──────── Recorded data

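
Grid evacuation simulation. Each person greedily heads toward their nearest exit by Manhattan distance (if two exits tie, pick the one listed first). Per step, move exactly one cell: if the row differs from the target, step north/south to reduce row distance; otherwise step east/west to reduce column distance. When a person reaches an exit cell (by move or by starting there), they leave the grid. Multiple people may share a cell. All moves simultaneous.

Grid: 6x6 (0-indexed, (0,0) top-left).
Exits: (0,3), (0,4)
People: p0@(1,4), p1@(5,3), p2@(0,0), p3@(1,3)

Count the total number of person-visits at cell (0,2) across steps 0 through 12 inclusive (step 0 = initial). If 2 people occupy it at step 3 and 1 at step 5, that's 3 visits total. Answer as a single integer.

Step 0: p0@(1,4) p1@(5,3) p2@(0,0) p3@(1,3) -> at (0,2): 0 [-], cum=0
Step 1: p0@ESC p1@(4,3) p2@(0,1) p3@ESC -> at (0,2): 0 [-], cum=0
Step 2: p0@ESC p1@(3,3) p2@(0,2) p3@ESC -> at (0,2): 1 [p2], cum=1
Step 3: p0@ESC p1@(2,3) p2@ESC p3@ESC -> at (0,2): 0 [-], cum=1
Step 4: p0@ESC p1@(1,3) p2@ESC p3@ESC -> at (0,2): 0 [-], cum=1
Step 5: p0@ESC p1@ESC p2@ESC p3@ESC -> at (0,2): 0 [-], cum=1
Total visits = 1

Answer: 1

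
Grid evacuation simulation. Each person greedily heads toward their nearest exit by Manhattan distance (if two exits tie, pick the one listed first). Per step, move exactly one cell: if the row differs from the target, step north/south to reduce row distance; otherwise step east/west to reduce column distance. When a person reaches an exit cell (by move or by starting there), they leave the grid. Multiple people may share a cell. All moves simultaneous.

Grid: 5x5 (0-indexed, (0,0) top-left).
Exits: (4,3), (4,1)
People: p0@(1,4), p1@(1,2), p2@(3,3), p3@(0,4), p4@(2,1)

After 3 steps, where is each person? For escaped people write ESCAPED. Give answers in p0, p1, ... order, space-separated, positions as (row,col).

Step 1: p0:(1,4)->(2,4) | p1:(1,2)->(2,2) | p2:(3,3)->(4,3)->EXIT | p3:(0,4)->(1,4) | p4:(2,1)->(3,1)
Step 2: p0:(2,4)->(3,4) | p1:(2,2)->(3,2) | p2:escaped | p3:(1,4)->(2,4) | p4:(3,1)->(4,1)->EXIT
Step 3: p0:(3,4)->(4,4) | p1:(3,2)->(4,2) | p2:escaped | p3:(2,4)->(3,4) | p4:escaped

(4,4) (4,2) ESCAPED (3,4) ESCAPED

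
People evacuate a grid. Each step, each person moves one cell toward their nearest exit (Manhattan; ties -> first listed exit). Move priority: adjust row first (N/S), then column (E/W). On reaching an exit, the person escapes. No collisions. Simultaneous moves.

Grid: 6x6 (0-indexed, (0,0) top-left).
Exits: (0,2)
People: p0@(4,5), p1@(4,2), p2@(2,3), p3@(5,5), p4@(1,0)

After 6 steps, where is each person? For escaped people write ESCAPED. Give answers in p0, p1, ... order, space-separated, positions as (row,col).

Step 1: p0:(4,5)->(3,5) | p1:(4,2)->(3,2) | p2:(2,3)->(1,3) | p3:(5,5)->(4,5) | p4:(1,0)->(0,0)
Step 2: p0:(3,5)->(2,5) | p1:(3,2)->(2,2) | p2:(1,3)->(0,3) | p3:(4,5)->(3,5) | p4:(0,0)->(0,1)
Step 3: p0:(2,5)->(1,5) | p1:(2,2)->(1,2) | p2:(0,3)->(0,2)->EXIT | p3:(3,5)->(2,5) | p4:(0,1)->(0,2)->EXIT
Step 4: p0:(1,5)->(0,5) | p1:(1,2)->(0,2)->EXIT | p2:escaped | p3:(2,5)->(1,5) | p4:escaped
Step 5: p0:(0,5)->(0,4) | p1:escaped | p2:escaped | p3:(1,5)->(0,5) | p4:escaped
Step 6: p0:(0,4)->(0,3) | p1:escaped | p2:escaped | p3:(0,5)->(0,4) | p4:escaped

(0,3) ESCAPED ESCAPED (0,4) ESCAPED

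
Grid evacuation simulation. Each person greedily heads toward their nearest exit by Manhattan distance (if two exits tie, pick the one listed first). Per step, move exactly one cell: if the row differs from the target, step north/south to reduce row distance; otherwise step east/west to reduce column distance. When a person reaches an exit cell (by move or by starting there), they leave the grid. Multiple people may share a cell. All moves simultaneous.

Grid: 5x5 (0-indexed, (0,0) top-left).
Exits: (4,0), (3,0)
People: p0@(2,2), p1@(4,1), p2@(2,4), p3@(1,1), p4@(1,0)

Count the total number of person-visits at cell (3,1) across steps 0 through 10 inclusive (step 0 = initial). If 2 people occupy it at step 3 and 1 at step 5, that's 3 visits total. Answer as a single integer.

Answer: 3

Derivation:
Step 0: p0@(2,2) p1@(4,1) p2@(2,4) p3@(1,1) p4@(1,0) -> at (3,1): 0 [-], cum=0
Step 1: p0@(3,2) p1@ESC p2@(3,4) p3@(2,1) p4@(2,0) -> at (3,1): 0 [-], cum=0
Step 2: p0@(3,1) p1@ESC p2@(3,3) p3@(3,1) p4@ESC -> at (3,1): 2 [p0,p3], cum=2
Step 3: p0@ESC p1@ESC p2@(3,2) p3@ESC p4@ESC -> at (3,1): 0 [-], cum=2
Step 4: p0@ESC p1@ESC p2@(3,1) p3@ESC p4@ESC -> at (3,1): 1 [p2], cum=3
Step 5: p0@ESC p1@ESC p2@ESC p3@ESC p4@ESC -> at (3,1): 0 [-], cum=3
Total visits = 3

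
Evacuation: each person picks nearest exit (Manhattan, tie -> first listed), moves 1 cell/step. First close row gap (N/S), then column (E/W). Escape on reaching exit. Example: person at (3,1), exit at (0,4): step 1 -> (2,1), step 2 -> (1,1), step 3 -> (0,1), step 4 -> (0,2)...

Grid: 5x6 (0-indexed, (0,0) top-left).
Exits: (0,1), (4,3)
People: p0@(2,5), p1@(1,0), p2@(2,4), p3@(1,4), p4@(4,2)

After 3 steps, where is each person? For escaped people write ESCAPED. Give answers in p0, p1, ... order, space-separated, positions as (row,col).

Step 1: p0:(2,5)->(3,5) | p1:(1,0)->(0,0) | p2:(2,4)->(3,4) | p3:(1,4)->(0,4) | p4:(4,2)->(4,3)->EXIT
Step 2: p0:(3,5)->(4,5) | p1:(0,0)->(0,1)->EXIT | p2:(3,4)->(4,4) | p3:(0,4)->(0,3) | p4:escaped
Step 3: p0:(4,5)->(4,4) | p1:escaped | p2:(4,4)->(4,3)->EXIT | p3:(0,3)->(0,2) | p4:escaped

(4,4) ESCAPED ESCAPED (0,2) ESCAPED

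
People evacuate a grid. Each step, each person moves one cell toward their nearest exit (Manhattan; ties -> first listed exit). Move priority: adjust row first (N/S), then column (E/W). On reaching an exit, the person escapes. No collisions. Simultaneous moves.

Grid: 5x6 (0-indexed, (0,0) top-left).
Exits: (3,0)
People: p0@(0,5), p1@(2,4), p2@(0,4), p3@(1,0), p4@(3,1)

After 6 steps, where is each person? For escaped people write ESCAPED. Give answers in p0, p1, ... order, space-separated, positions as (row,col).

Step 1: p0:(0,5)->(1,5) | p1:(2,4)->(3,4) | p2:(0,4)->(1,4) | p3:(1,0)->(2,0) | p4:(3,1)->(3,0)->EXIT
Step 2: p0:(1,5)->(2,5) | p1:(3,4)->(3,3) | p2:(1,4)->(2,4) | p3:(2,0)->(3,0)->EXIT | p4:escaped
Step 3: p0:(2,5)->(3,5) | p1:(3,3)->(3,2) | p2:(2,4)->(3,4) | p3:escaped | p4:escaped
Step 4: p0:(3,5)->(3,4) | p1:(3,2)->(3,1) | p2:(3,4)->(3,3) | p3:escaped | p4:escaped
Step 5: p0:(3,4)->(3,3) | p1:(3,1)->(3,0)->EXIT | p2:(3,3)->(3,2) | p3:escaped | p4:escaped
Step 6: p0:(3,3)->(3,2) | p1:escaped | p2:(3,2)->(3,1) | p3:escaped | p4:escaped

(3,2) ESCAPED (3,1) ESCAPED ESCAPED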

────────────────

What the task asks
The lines wanted are those from the one holding "Exits: (3,0)" through the final line of the listing; print them exactly.

Exercise solution
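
Exits: (3,0)
People: p0@(0,5), p1@(2,4), p2@(0,4), p3@(1,0), p4@(3,1)

After 6 steps, where is each person? For escaped people write ESCAPED. Give answers in p0, p1, ... order, space-separated, positions as (row,col).

Step 1: p0:(0,5)->(1,5) | p1:(2,4)->(3,4) | p2:(0,4)->(1,4) | p3:(1,0)->(2,0) | p4:(3,1)->(3,0)->EXIT
Step 2: p0:(1,5)->(2,5) | p1:(3,4)->(3,3) | p2:(1,4)->(2,4) | p3:(2,0)->(3,0)->EXIT | p4:escaped
Step 3: p0:(2,5)->(3,5) | p1:(3,3)->(3,2) | p2:(2,4)->(3,4) | p3:escaped | p4:escaped
Step 4: p0:(3,5)->(3,4) | p1:(3,2)->(3,1) | p2:(3,4)->(3,3) | p3:escaped | p4:escaped
Step 5: p0:(3,4)->(3,3) | p1:(3,1)->(3,0)->EXIT | p2:(3,3)->(3,2) | p3:escaped | p4:escaped
Step 6: p0:(3,3)->(3,2) | p1:escaped | p2:(3,2)->(3,1) | p3:escaped | p4:escaped

(3,2) ESCAPED (3,1) ESCAPED ESCAPED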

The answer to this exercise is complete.